> _Work to be completed_
Copy out each line from the material where the word "Component" is found.

> _Dataset records_
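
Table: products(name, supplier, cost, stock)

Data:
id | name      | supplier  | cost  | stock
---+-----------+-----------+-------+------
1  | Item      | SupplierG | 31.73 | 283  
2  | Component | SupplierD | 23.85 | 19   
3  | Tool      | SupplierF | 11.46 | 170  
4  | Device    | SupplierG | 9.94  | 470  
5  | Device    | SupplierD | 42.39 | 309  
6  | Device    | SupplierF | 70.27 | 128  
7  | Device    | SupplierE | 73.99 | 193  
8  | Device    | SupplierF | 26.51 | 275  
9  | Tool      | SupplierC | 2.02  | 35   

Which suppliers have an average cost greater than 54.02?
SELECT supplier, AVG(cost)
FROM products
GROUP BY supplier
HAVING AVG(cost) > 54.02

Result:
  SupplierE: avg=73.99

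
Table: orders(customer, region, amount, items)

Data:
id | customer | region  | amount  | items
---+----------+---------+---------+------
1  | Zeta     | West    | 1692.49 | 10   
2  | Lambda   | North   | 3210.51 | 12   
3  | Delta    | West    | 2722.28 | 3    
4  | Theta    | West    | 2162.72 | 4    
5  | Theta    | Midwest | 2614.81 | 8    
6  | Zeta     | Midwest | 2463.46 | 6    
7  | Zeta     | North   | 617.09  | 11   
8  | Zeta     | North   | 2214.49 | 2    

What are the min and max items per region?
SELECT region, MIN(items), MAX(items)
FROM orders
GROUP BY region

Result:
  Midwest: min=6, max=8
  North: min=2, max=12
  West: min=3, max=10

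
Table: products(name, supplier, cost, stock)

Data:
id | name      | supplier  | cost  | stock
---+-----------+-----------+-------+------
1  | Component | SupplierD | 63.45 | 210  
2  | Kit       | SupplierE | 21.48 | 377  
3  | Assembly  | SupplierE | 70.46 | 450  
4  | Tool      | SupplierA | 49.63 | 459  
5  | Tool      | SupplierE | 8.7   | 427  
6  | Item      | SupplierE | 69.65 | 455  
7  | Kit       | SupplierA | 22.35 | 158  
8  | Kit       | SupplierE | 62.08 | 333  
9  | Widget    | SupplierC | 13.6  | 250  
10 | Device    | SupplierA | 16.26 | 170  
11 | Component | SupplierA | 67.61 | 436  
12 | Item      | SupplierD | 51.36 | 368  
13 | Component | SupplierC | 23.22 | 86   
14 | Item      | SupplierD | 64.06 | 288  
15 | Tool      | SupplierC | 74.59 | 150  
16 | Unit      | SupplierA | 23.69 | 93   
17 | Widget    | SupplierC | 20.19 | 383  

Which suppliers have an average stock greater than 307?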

> _Answer to this task_
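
2  | Component | SupplierD | 23.85 | 19   
1  | Component | SupplierD | 63.45 | 210  
11 | Component | SupplierA | 67.61 | 436  
13 | Component | SupplierC | 23.22 | 86   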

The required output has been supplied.